--- Stored data entries ---
* * * * *

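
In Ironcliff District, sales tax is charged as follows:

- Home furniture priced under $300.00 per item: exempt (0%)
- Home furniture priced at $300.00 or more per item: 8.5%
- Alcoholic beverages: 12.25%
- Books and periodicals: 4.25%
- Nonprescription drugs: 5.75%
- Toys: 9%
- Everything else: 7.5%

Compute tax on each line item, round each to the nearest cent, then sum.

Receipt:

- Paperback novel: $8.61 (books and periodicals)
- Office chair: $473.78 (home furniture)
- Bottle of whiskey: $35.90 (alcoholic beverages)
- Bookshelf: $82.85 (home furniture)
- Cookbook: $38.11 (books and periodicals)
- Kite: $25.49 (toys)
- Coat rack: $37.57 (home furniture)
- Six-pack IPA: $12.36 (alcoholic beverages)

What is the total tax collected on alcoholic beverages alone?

$5.91

Bottle of whiskey $35.90: alcoholic beverages → 12.25% → $4.40
Six-pack IPA $12.36: alcoholic beverages → 12.25% → $1.51
Tax on alcoholic beverages = $4.40 + $1.51 = $5.91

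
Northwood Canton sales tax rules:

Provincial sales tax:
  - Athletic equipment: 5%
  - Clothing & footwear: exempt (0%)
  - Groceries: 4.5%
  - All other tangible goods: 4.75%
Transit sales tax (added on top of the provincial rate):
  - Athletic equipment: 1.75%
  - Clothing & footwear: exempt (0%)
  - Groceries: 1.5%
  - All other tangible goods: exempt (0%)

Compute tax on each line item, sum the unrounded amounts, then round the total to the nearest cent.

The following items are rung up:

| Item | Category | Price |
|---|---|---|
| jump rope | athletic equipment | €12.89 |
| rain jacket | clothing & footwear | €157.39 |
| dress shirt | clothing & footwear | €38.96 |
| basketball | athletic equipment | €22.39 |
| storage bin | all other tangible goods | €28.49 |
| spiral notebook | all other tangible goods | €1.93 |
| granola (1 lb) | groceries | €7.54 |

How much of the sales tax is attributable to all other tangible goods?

Storage bin €28.49: all other tangible goods → 4.75% + 0% transit = 4.75% → €1.353275
Spiral notebook €1.93: all other tangible goods → 4.75% + 0% transit = 4.75% → €0.091675
Tax on all other tangible goods: unrounded sum = €1.44495 → €1.44

€1.44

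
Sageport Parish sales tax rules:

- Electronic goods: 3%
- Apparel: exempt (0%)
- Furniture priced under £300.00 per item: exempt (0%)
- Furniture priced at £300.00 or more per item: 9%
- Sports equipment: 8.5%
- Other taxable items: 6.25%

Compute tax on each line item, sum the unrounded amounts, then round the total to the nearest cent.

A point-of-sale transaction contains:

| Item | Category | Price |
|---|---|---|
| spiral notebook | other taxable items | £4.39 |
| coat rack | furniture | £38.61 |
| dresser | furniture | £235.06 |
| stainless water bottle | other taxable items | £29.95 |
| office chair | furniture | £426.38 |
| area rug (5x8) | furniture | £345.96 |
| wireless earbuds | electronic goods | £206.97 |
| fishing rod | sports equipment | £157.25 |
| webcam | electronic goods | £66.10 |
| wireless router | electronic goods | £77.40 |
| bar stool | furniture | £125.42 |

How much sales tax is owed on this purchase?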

* * * * *

--- Requirement ---
Reproduce word for word the lines of the records above, beginning at the first and ending with the line where "- Six-pack IPA: $12.36 (alcoholic beverages)" appears, and nothing past it.

--- Solution for this task ---
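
In Ironcliff District, sales tax is charged as follows:

- Home furniture priced under $300.00 per item: exempt (0%)
- Home furniture priced at $300.00 or more per item: 8.5%
- Alcoholic beverages: 12.25%
- Books and periodicals: 4.25%
- Nonprescription drugs: 5.75%
- Toys: 9%
- Everything else: 7.5%

Compute tax on each line item, round each to the nearest cent, then sum.

Receipt:

- Paperback novel: $8.61 (books and periodicals)
- Office chair: $473.78 (home furniture)
- Bottle of whiskey: $35.90 (alcoholic beverages)
- Bookshelf: $82.85 (home furniture)
- Cookbook: $38.11 (books and periodicals)
- Kite: $25.49 (toys)
- Coat rack: $37.57 (home furniture)
- Six-pack IPA: $12.36 (alcoholic beverages)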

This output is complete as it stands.